**What to work on:** Your response should consist solely of the lines from the one containing "Das Pendel hat" through the final line of the entries, repeated exactly.

[Records to use — start]

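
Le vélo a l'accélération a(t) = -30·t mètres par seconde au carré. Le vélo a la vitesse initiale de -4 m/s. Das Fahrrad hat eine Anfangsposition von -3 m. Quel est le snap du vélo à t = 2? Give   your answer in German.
Um dies zu lösen, müssen wir 2 Ableitungen unserer Gleichung für die Beschleunigung a(t) = -30·t nehmen. Durch Ableiten von der Beschleunigung erhalten wir den Ruck: j(t) = -30. Die Ableitung von dem Ruck ergibt den Snap: s(t) = 0. Mit s(t) = 0 und Einsetzen von t = 2, finden wir s = 0.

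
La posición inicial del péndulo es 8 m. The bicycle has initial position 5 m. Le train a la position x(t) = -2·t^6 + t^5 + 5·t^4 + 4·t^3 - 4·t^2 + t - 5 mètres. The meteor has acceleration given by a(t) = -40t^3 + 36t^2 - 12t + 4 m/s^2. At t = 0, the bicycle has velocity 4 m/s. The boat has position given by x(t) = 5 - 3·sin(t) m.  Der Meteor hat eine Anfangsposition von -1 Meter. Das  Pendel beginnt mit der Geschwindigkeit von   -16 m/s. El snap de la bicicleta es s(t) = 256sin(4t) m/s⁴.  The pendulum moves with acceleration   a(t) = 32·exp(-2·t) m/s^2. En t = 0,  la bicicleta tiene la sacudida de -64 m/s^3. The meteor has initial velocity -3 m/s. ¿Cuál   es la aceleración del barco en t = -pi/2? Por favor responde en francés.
Pour résoudre ceci, nous devons prendre 2 dérivées de notre équation de la position x(t) = 5 - 3·sin(t). En dérivant la position, nous obtenons la vitesse: v(t) = -3·cos(t). La dérivée de la vitesse donne l'accélération: a(t) = 3·sin(t). Nous avons l'accélération a(t) = 3·sin(t). En substituant t = -pi/2: a(-pi/2) = -3.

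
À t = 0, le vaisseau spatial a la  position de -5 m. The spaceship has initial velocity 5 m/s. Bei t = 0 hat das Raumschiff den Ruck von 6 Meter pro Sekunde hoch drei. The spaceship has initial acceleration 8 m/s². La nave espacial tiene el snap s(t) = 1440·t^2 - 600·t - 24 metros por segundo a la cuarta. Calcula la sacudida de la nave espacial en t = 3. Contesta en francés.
Nous devons trouver la primitive de notre équation du snap s(t) = 1440·t^2 - 600·t - 24 1 fois. L'intégrale du snap est le jerk. En utilisant j(0) = 6, nous obtenons j(t) = 480·t^3 - 300·t^2 - 24·t + 6. En utilisant j(t) = 480·t^3 - 300·t^2 - 24·t + 6 et en substituant t = 3, nous trouvons j = 10194.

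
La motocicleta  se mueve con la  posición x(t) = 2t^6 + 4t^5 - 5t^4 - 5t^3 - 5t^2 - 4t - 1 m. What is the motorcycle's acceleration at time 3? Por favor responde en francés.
Pour résoudre ceci, nous devons prendre 2 dérivées de notre équation de la position x(t) = 2·t^6 + 4·t^5 - 5·t^4 - 5·t^3 - 5·t^2 - 4·t - 1. En prenant d/dt de x(t), nous trouvons v(t) = 12·t^5 + 20·t^4 - 20·t^3 - 15·t^2 - 10·t - 4. En prenant d/dt de v(t), nous trouvons a(t) = 60·t^4 + 80·t^3 - 60·t^2 - 30·t - 10. En utilisant a(t) = 60·t^4 + 80·t^3 - 60·t^2 - 30·t - 10 et en substituant t = 3, nous trouvons a = 6380.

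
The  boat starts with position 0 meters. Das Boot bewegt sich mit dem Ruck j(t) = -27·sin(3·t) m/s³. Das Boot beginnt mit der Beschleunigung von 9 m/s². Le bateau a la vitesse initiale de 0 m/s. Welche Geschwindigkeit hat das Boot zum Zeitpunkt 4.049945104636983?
Um dies zu lösen, müssen wir 2 Stammfunktionen unserer Gleichung für den Ruck j(t) = -27·sin(3·t) finden. Die Stammfunktion von dem Ruck, mit a(0) = 9, ergibt die Beschleunigung: a(t) = 9·cos(3·t). Die Stammfunktion von der Beschleunigung ist die Geschwindigkeit. Mit v(0) = 0 erhalten wir v(t) = 3·sin(3·t). Mit v(t) = 3·sin(3·t) und Einsetzen von t = 4.049945104636983, finden wir v = -1.21378329942520.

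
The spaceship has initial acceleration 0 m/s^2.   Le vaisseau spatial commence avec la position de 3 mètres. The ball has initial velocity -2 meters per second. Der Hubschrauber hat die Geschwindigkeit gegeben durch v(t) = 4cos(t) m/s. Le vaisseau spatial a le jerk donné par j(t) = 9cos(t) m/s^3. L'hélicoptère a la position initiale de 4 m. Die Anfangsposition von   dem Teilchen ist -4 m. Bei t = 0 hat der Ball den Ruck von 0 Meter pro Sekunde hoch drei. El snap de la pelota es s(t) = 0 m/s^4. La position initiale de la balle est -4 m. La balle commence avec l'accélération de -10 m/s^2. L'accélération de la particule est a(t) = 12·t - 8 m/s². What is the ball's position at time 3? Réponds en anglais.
We must find the integral of our snap equation s(t) = 0 4 times. Taking ∫s(t)dt and applying j(0) = 0, we find j(t) = 0. The antiderivative of jerk, with a(0) = -10, gives acceleration: a(t) = -10. Integrating acceleration and using the initial condition v(0) = -2, we get v(t) = -10·t - 2. Taking ∫v(t)dt and applying x(0) = -4, we find x(t) = -5·t^2 - 2·t - 4. Using x(t) = -5·t^2 - 2·t - 4 and substituting t = 3, we find x = -55.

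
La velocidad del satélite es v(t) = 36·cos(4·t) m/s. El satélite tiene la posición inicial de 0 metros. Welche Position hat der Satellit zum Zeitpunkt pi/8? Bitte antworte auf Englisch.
To solve this, we need to take 1 antiderivative of our velocity equation v(t) = 36·cos(4·t). Taking ∫v(t)dt and applying x(0) = 0, we find x(t) = 9·sin(4·t). We have position x(t) = 9·sin(4·t). Substituting t = pi/8: x(pi/8) = 9.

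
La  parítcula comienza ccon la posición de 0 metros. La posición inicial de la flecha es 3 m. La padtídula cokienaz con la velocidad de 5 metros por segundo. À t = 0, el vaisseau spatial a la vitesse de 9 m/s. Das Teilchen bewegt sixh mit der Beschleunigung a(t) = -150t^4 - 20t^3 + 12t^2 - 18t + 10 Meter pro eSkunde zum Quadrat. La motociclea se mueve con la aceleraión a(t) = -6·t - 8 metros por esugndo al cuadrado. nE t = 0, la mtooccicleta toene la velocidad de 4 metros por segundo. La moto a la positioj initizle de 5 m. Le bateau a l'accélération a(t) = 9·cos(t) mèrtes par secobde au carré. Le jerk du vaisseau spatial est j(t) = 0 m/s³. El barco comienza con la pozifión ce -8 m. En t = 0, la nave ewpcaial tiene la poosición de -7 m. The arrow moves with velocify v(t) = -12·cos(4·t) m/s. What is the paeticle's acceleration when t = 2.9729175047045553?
From the given acceleration equation a(t) = -150·t^4 - 20·t^3 + 12·t^2 - 18·t + 10, we substitute t = 2.9729175047045553 to get a = -12180.1296718787.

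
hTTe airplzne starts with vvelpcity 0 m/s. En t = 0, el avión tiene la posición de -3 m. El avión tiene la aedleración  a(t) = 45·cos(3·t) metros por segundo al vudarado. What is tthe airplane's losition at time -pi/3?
To find the answer, we compute 2 antiderivatives of a(t) = 45·cos(3·t). The antiderivative of acceleration, with v(0) = 0, gives velocity: v(t) = 15·sin(3·t). Taking ∫v(t)dt and applying x(0) = -3, we find x(t) = 2 - 5·cos(3·t). From the given position equation x(t) = 2 - 5·cos(3·t), we substitute t = -pi/3 to get x = 7.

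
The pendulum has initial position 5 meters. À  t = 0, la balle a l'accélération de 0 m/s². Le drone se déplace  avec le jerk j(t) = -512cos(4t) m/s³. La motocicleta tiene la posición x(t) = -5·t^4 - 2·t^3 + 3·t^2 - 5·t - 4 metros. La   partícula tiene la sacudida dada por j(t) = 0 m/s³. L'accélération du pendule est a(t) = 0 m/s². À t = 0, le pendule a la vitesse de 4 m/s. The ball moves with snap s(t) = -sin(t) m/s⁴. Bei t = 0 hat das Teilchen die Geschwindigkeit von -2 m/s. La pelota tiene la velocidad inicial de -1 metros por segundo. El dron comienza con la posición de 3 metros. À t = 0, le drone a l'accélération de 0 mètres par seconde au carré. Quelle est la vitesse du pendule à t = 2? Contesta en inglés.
Starting from acceleration a(t) = 0, we take 1 antiderivative. Finding the antiderivative of a(t) and using v(0) = 4: v(t) = 4. Using v(t) = 4 and substituting t = 2, we find v = 4.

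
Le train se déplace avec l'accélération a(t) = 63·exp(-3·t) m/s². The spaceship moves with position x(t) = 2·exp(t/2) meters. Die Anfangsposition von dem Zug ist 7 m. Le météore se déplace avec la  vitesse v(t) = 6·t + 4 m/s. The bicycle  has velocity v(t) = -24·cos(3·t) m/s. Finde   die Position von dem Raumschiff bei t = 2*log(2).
Aus der Gleichung für die Position x(t) = 2·exp(t/2), setzen wir t = 2*log(2) ein und erhalten x = 4.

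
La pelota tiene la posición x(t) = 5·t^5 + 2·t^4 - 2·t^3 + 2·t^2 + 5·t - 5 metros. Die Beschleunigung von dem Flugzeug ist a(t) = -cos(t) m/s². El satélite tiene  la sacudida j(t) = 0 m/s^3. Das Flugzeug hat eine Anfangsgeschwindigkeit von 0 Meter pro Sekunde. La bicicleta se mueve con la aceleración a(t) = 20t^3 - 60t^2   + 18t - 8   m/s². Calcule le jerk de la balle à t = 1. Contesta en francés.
Nous devons dériver notre équation de la position x(t) = 5·t^5 + 2·t^4 - 2·t^3 + 2·t^2 + 5·t - 5 3 fois. En dérivant la position, nous obtenons la vitesse: v(t) = 25·t^4 + 8·t^3 - 6·t^2 + 4·t + 5. En dérivant la vitesse, nous obtenons l'accélération: a(t) = 100·t^3 + 24·t^2 - 12·t + 4. La dérivée de l'accélération donne le jerk: j(t) = 300·t^2 + 48·t - 12. De l'équation du jerk j(t) = 300·t^2 + 48·t - 12, nous substituons t = 1 pour obtenir j = 336.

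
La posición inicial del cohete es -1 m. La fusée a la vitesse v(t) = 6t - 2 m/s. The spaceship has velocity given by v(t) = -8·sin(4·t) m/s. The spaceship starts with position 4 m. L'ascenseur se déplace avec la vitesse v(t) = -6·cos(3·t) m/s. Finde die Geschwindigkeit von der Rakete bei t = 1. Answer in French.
De l'équation de la vitesse v(t) = 6·t - 2, nous substituons t = 1 pour obtenir v = 4.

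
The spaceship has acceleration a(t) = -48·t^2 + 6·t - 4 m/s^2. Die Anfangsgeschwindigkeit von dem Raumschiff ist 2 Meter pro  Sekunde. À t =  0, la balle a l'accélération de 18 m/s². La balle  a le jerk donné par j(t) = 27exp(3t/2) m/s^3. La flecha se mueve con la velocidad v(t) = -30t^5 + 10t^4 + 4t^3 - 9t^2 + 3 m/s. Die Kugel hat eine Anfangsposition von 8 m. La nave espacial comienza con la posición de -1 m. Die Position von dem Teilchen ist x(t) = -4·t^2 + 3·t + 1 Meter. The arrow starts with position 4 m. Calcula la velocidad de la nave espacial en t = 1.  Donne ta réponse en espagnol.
Debemos encontrar la antiderivada de nuestra ecuación de la aceleración a(t) = -48·t^2 + 6·t - 4 1 vez. La integral de la aceleración, con v(0) = 2, da la velocidad: v(t) = -16·t^3 + 3·t^2 - 4·t + 2. Tenemos la velocidad v(t) = -16·t^3 + 3·t^2 - 4·t + 2. Sustituyendo t = 1: v(1) = -15.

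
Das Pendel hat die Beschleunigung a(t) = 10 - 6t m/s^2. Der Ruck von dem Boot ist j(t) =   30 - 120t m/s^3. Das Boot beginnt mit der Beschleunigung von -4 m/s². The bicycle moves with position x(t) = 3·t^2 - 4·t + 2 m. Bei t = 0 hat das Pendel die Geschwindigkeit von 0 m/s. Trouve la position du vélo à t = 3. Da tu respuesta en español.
Usando x(t) = 3·t^2 - 4·t + 2 y sustituyendo t = 3, encontramos x = 17.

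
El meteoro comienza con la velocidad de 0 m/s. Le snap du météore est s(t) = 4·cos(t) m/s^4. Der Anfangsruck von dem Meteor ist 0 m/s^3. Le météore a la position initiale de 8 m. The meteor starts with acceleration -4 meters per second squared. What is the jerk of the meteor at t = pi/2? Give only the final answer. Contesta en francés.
La réponse est 4.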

[Records to use — finish]

**Response:**
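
Das Pendel hat die Beschleunigung a(t) = 10 - 6t m/s^2. Der Ruck von dem Boot ist j(t) =   30 - 120t m/s^3. Das Boot beginnt mit der Beschleunigung von -4 m/s². The bicycle moves with position x(t) = 3·t^2 - 4·t + 2 m. Bei t = 0 hat das Pendel die Geschwindigkeit von 0 m/s. Trouve la position du vélo à t = 3. Da tu respuesta en español.
Usando x(t) = 3·t^2 - 4·t + 2 y sustituyendo t = 3, encontramos x = 17.

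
El meteoro comienza con la velocidad de 0 m/s. Le snap du météore est s(t) = 4·cos(t) m/s^4. Der Anfangsruck von dem Meteor ist 0 m/s^3. Le météore a la position initiale de 8 m. The meteor starts with acceleration -4 meters per second squared. What is the jerk of the meteor at t = pi/2? Give only the final answer. Contesta en francés.
La réponse est 4.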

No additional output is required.